BEGIN

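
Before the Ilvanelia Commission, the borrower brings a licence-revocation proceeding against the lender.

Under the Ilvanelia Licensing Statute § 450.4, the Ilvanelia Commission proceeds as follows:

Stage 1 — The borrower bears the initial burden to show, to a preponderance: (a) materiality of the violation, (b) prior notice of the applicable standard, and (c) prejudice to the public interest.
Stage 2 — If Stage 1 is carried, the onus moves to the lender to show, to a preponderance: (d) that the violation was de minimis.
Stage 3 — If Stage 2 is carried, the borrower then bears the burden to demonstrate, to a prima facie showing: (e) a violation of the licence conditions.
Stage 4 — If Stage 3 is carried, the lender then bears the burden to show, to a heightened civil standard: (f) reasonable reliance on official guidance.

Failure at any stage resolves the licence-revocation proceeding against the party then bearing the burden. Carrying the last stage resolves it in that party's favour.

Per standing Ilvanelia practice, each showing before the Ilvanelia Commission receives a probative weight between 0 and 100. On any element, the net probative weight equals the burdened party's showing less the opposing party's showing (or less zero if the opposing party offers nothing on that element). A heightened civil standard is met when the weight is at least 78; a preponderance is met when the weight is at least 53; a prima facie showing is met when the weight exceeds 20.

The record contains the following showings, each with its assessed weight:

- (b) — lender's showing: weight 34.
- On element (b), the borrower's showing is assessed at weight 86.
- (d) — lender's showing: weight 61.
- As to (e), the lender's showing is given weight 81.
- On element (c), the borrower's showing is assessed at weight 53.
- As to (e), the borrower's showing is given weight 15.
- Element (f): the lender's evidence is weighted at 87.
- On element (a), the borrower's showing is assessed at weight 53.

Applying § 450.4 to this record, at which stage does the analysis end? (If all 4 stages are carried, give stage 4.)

At Stage 1 the borrower must meet a preponderance (weight is at least 53): on (a) the weight is 53, which does reach 53, so (a) meets the standard; on (b) the weight is 86 less the opposing 34 gives net 52, < 53, so (b) does not meet the standard; on (c) the weight is 53, which does reach 53, so (c) meets the standard.
  Not every element is met, so the borrower fails to carry Stage 1.
The analysis ends at Stage 1; the lender prevails.

stage 1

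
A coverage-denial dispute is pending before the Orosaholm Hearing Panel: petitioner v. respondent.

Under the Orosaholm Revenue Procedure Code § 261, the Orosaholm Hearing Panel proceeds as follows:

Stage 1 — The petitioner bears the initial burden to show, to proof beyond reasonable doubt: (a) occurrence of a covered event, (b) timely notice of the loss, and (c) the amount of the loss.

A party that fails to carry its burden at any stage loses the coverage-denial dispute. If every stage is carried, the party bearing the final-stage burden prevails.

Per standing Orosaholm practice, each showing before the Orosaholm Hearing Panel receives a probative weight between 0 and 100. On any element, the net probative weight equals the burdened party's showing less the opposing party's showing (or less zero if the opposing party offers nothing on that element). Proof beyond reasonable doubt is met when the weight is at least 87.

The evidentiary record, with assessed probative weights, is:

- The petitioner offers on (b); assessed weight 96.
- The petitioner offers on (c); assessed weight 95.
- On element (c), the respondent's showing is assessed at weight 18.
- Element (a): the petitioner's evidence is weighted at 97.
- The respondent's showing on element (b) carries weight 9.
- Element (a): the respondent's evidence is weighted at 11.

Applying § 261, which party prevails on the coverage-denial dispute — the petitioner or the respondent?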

END

EXERCISE DETAILS - Write down the entire listing above verbatim.

ANSWER -
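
Before the Ilvanelia Commission, the borrower brings a licence-revocation proceeding against the lender.

Under the Ilvanelia Licensing Statute § 450.4, the Ilvanelia Commission proceeds as follows:

Stage 1 — The borrower bears the initial burden to show, to a preponderance: (a) materiality of the violation, (b) prior notice of the applicable standard, and (c) prejudice to the public interest.
Stage 2 — If Stage 1 is carried, the onus moves to the lender to show, to a preponderance: (d) that the violation was de minimis.
Stage 3 — If Stage 2 is carried, the borrower then bears the burden to demonstrate, to a prima facie showing: (e) a violation of the licence conditions.
Stage 4 — If Stage 3 is carried, the lender then bears the burden to show, to a heightened civil standard: (f) reasonable reliance on official guidance.

Failure at any stage resolves the licence-revocation proceeding against the party then bearing the burden. Carrying the last stage resolves it in that party's favour.

Per standing Ilvanelia practice, each showing before the Ilvanelia Commission receives a probative weight between 0 and 100. On any element, the net probative weight equals the burdened party's showing less the opposing party's showing (or less zero if the opposing party offers nothing on that element). A heightened civil standard is met when the weight is at least 78; a preponderance is met when the weight is at least 53; a prima facie showing is met when the weight exceeds 20.

The record contains the following showings, each with its assessed weight:

- (b) — lender's showing: weight 34.
- On element (b), the borrower's showing is assessed at weight 86.
- (d) — lender's showing: weight 61.
- As to (e), the lender's showing is given weight 81.
- On element (c), the borrower's showing is assessed at weight 53.
- As to (e), the borrower's showing is given weight 15.
- Element (f): the lender's evidence is weighted at 87.
- On element (a), the borrower's showing is assessed at weight 53.

Applying § 450.4 to this record, at which stage does the analysis end? (If all 4 stages are carried, give stage 4.)

At Stage 1 the borrower must meet a preponderance (weight is at least 53): on (a) the weight is 53, which does reach 53, so (a) meets the standard; on (b) the weight is 86 less the opposing 34 gives net 52, < 53, so (b) does not meet the standard; on (c) the weight is 53, which does reach 53, so (c) meets the standard.
  Not every element is met, so the borrower fails to carry Stage 1.
The analysis ends at Stage 1; the lender prevails.

stage 1

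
A coverage-denial dispute is pending before the Orosaholm Hearing Panel: petitioner v. respondent.

Under the Orosaholm Revenue Procedure Code § 261, the Orosaholm Hearing Panel proceeds as follows:

Stage 1 — The petitioner bears the initial burden to show, to proof beyond reasonable doubt: (a) occurrence of a covered event, (b) timely notice of the loss, and (c) the amount of the loss.

A party that fails to carry its burden at any stage loses the coverage-denial dispute. If every stage is carried, the party bearing the final-stage burden prevails.

Per standing Orosaholm practice, each showing before the Orosaholm Hearing Panel receives a probative weight between 0 and 100. On any element, the net probative weight equals the burdened party's showing less the opposing party's showing (or less zero if the opposing party offers nothing on that element). Proof beyond reasonable doubt is met when the weight is at least 87.

The evidentiary record, with assessed probative weights, is:

- The petitioner offers on (b); assessed weight 96.
- The petitioner offers on (c); assessed weight 95.
- On element (c), the respondent's showing is assessed at weight 18.
- Element (a): the petitioner's evidence is weighted at 97.
- The respondent's showing on element (b) carries weight 9.
- Element (a): the respondent's evidence is weighted at 11.

Applying § 261, which party prevails on the coverage-denial dispute — the petitioner or the respondent?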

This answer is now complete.